[Dataset entries]

= = = = = = =

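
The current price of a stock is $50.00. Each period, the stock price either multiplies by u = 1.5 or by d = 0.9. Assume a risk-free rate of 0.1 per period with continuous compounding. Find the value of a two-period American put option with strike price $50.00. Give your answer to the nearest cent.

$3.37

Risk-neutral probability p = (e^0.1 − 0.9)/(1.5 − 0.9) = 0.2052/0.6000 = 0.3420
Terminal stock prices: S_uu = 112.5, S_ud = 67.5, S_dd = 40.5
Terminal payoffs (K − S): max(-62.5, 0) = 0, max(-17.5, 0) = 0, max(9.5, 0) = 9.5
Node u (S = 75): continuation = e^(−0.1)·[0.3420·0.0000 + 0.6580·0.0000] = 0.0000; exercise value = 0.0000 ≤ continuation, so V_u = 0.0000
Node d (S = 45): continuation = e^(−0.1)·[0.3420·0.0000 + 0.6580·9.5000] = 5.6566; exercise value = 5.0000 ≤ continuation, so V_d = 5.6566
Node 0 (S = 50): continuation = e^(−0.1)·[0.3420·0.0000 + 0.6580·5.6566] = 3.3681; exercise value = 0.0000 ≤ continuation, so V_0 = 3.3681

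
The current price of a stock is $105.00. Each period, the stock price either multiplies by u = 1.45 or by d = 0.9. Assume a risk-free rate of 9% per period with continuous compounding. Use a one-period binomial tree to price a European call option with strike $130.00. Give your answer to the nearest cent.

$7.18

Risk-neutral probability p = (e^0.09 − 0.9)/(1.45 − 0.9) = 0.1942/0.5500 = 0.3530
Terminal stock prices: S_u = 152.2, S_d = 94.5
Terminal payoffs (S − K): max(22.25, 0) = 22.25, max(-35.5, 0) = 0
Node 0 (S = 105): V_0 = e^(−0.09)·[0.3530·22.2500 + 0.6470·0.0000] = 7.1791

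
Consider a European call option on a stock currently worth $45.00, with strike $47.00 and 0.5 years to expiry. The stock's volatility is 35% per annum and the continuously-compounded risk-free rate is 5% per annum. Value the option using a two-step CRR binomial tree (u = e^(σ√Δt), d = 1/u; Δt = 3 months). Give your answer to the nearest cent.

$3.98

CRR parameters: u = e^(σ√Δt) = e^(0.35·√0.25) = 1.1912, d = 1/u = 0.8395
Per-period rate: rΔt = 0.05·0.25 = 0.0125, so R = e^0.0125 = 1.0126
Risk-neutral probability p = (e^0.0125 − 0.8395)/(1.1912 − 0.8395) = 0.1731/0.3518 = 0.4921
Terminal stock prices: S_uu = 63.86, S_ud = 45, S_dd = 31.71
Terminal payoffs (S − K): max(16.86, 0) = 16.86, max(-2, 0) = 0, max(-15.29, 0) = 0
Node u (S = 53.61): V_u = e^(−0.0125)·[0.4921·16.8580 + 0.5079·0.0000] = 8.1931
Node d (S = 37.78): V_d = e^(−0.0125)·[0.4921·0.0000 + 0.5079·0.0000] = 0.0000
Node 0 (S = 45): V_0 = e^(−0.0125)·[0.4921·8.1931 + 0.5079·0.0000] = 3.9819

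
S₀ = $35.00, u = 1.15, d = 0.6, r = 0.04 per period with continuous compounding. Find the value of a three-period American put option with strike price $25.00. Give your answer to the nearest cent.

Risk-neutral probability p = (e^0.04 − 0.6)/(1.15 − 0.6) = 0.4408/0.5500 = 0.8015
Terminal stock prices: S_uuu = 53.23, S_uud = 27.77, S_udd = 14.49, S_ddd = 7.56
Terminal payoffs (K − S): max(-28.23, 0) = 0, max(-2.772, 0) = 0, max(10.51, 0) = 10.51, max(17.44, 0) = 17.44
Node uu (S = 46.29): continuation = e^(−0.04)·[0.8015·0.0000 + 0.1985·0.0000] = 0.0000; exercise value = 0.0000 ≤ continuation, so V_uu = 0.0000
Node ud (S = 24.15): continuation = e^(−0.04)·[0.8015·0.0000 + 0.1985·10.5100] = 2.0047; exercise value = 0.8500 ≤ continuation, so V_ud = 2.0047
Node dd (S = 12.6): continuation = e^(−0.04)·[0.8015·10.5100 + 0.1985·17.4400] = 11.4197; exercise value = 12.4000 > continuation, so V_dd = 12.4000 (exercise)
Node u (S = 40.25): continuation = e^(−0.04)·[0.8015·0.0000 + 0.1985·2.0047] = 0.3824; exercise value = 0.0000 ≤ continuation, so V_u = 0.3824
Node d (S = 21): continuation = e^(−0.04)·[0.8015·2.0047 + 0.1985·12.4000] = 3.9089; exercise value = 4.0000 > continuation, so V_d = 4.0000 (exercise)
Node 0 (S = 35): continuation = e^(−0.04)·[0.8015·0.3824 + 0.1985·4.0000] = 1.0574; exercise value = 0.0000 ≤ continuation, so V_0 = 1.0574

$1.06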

= = = = = = =

§ What you need to do
Every entry must be duplicated exactly as it was written.

§ Output
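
The current price of a stock is $50.00. Each period, the stock price either multiplies by u = 1.5 or by d = 0.9. Assume a risk-free rate of 0.1 per period with continuous compounding. Find the value of a two-period American put option with strike price $50.00. Give your answer to the nearest cent.

$3.37

Risk-neutral probability p = (e^0.1 − 0.9)/(1.5 − 0.9) = 0.2052/0.6000 = 0.3420
Terminal stock prices: S_uu = 112.5, S_ud = 67.5, S_dd = 40.5
Terminal payoffs (K − S): max(-62.5, 0) = 0, max(-17.5, 0) = 0, max(9.5, 0) = 9.5
Node u (S = 75): continuation = e^(−0.1)·[0.3420·0.0000 + 0.6580·0.0000] = 0.0000; exercise value = 0.0000 ≤ continuation, so V_u = 0.0000
Node d (S = 45): continuation = e^(−0.1)·[0.3420·0.0000 + 0.6580·9.5000] = 5.6566; exercise value = 5.0000 ≤ continuation, so V_d = 5.6566
Node 0 (S = 50): continuation = e^(−0.1)·[0.3420·0.0000 + 0.6580·5.6566] = 3.3681; exercise value = 0.0000 ≤ continuation, so V_0 = 3.3681

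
The current price of a stock is $105.00. Each period, the stock price either multiplies by u = 1.45 or by d = 0.9. Assume a risk-free rate of 9% per period with continuous compounding. Use a one-period binomial tree to price a European call option with strike $130.00. Give your answer to the nearest cent.

$7.18

Risk-neutral probability p = (e^0.09 − 0.9)/(1.45 − 0.9) = 0.1942/0.5500 = 0.3530
Terminal stock prices: S_u = 152.2, S_d = 94.5
Terminal payoffs (S − K): max(22.25, 0) = 22.25, max(-35.5, 0) = 0
Node 0 (S = 105): V_0 = e^(−0.09)·[0.3530·22.2500 + 0.6470·0.0000] = 7.1791

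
Consider a European call option on a stock currently worth $45.00, with strike $47.00 and 0.5 years to expiry. The stock's volatility is 35% per annum and the continuously-compounded risk-free rate is 5% per annum. Value the option using a two-step CRR binomial tree (u = e^(σ√Δt), d = 1/u; Δt = 3 months). Give your answer to the nearest cent.

$3.98

CRR parameters: u = e^(σ√Δt) = e^(0.35·√0.25) = 1.1912, d = 1/u = 0.8395
Per-period rate: rΔt = 0.05·0.25 = 0.0125, so R = e^0.0125 = 1.0126
Risk-neutral probability p = (e^0.0125 − 0.8395)/(1.1912 − 0.8395) = 0.1731/0.3518 = 0.4921
Terminal stock prices: S_uu = 63.86, S_ud = 45, S_dd = 31.71
Terminal payoffs (S − K): max(16.86, 0) = 16.86, max(-2, 0) = 0, max(-15.29, 0) = 0
Node u (S = 53.61): V_u = e^(−0.0125)·[0.4921·16.8580 + 0.5079·0.0000] = 8.1931
Node d (S = 37.78): V_d = e^(−0.0125)·[0.4921·0.0000 + 0.5079·0.0000] = 0.0000
Node 0 (S = 45): V_0 = e^(−0.0125)·[0.4921·8.1931 + 0.5079·0.0000] = 3.9819

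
S₀ = $35.00, u = 1.15, d = 0.6, r = 0.04 per period with continuous compounding. Find the value of a three-period American put option with strike price $25.00. Give your answer to the nearest cent.

Risk-neutral probability p = (e^0.04 − 0.6)/(1.15 − 0.6) = 0.4408/0.5500 = 0.8015
Terminal stock prices: S_uuu = 53.23, S_uud = 27.77, S_udd = 14.49, S_ddd = 7.56
Terminal payoffs (K − S): max(-28.23, 0) = 0, max(-2.772, 0) = 0, max(10.51, 0) = 10.51, max(17.44, 0) = 17.44
Node uu (S = 46.29): continuation = e^(−0.04)·[0.8015·0.0000 + 0.1985·0.0000] = 0.0000; exercise value = 0.0000 ≤ continuation, so V_uu = 0.0000
Node ud (S = 24.15): continuation = e^(−0.04)·[0.8015·0.0000 + 0.1985·10.5100] = 2.0047; exercise value = 0.8500 ≤ continuation, so V_ud = 2.0047
Node dd (S = 12.6): continuation = e^(−0.04)·[0.8015·10.5100 + 0.1985·17.4400] = 11.4197; exercise value = 12.4000 > continuation, so V_dd = 12.4000 (exercise)
Node u (S = 40.25): continuation = e^(−0.04)·[0.8015·0.0000 + 0.1985·2.0047] = 0.3824; exercise value = 0.0000 ≤ continuation, so V_u = 0.3824
Node d (S = 21): continuation = e^(−0.04)·[0.8015·2.0047 + 0.1985·12.4000] = 3.9089; exercise value = 4.0000 > continuation, so V_d = 4.0000 (exercise)
Node 0 (S = 35): continuation = e^(−0.04)·[0.8015·0.3824 + 0.1985·4.0000] = 1.0574; exercise value = 0.0000 ≤ continuation, so V_0 = 1.0574

$1.06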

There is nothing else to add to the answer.